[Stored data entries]
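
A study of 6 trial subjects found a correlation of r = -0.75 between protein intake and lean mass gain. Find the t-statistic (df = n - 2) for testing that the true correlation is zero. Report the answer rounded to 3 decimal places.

-2.268

1 − r² = 1 − 0.5625 = 0.4375;  √(1−r²) = 0.661438
√(n−2) = √4 = 2.000000
t = r·√(n−2)/√(1−r²) = -0.75 · 2.000000 / 0.661438 = -2.268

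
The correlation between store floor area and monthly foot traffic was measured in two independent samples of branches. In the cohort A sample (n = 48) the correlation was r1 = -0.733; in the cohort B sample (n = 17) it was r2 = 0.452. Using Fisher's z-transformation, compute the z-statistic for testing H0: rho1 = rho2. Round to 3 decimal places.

-4.648

z1 = atanh(-0.733) = -0.935180,  z2 = atanh(0.452) = 0.487211
SE = √(1/(n1−3) + 1/(n2−3)) = √(1/45 + 1/14) = √(0.0222222 + 0.0714286) = √0.0936508 = 0.306024
z = (z1 − z2)/SE = (-0.935180 − 0.487211) / 0.306024 = -1.422391 / 0.306024 = -4.648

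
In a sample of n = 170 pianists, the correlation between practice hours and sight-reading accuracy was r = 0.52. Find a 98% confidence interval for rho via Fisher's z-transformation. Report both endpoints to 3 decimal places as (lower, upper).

(0.377, 0.639)

z_r = atanh(0.52) = 0.576340;  SE = 1/√(n−3) = 1/√167 = 0.077382
z-limits: 0.576340 ± 2.326·0.077382 = 0.576340 ± 0.179991 = [0.396349, 0.756331]
ρ-limits: (tanh 0.396349, tanh 0.756331) = (0.377, 0.639)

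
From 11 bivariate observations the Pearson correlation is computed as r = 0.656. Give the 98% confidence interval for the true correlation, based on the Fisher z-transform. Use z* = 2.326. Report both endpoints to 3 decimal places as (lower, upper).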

▶ **INSTRUCTIONS FOR THE TASK**: Keeping every word in place, restate the entries above.

▶ **WRITTEN ANSWER**:
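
A study of 6 trial subjects found a correlation of r = -0.75 between protein intake and lean mass gain. Find the t-statistic (df = n - 2) for testing that the true correlation is zero. Report the answer rounded to 3 decimal places.

-2.268

1 − r² = 1 − 0.5625 = 0.4375;  √(1−r²) = 0.661438
√(n−2) = √4 = 2.000000
t = r·√(n−2)/√(1−r²) = -0.75 · 2.000000 / 0.661438 = -2.268

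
The correlation between store floor area and monthly foot traffic was measured in two independent samples of branches. In the cohort A sample (n = 48) the correlation was r1 = -0.733; in the cohort B sample (n = 17) it was r2 = 0.452. Using Fisher's z-transformation, compute the z-statistic for testing H0: rho1 = rho2. Round to 3 decimal places.

-4.648

z1 = atanh(-0.733) = -0.935180,  z2 = atanh(0.452) = 0.487211
SE = √(1/(n1−3) + 1/(n2−3)) = √(1/45 + 1/14) = √(0.0222222 + 0.0714286) = √0.0936508 = 0.306024
z = (z1 − z2)/SE = (-0.935180 − 0.487211) / 0.306024 = -1.422391 / 0.306024 = -4.648

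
In a sample of n = 170 pianists, the correlation between practice hours and sight-reading accuracy was r = 0.52. Find a 98% confidence interval for rho via Fisher's z-transformation. Report both endpoints to 3 decimal places as (lower, upper).

(0.377, 0.639)

z_r = atanh(0.52) = 0.576340;  SE = 1/√(n−3) = 1/√167 = 0.077382
z-limits: 0.576340 ± 2.326·0.077382 = 0.576340 ± 0.179991 = [0.396349, 0.756331]
ρ-limits: (tanh 0.396349, tanh 0.756331) = (0.377, 0.639)

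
From 11 bivariate observations the Pearson correlation is computed as r = 0.656. Give the 98% confidence interval for the true correlation, based on the Fisher z-transform. Use z* = 2.326. Report both endpoints to 3 decimal places as (lower, upper).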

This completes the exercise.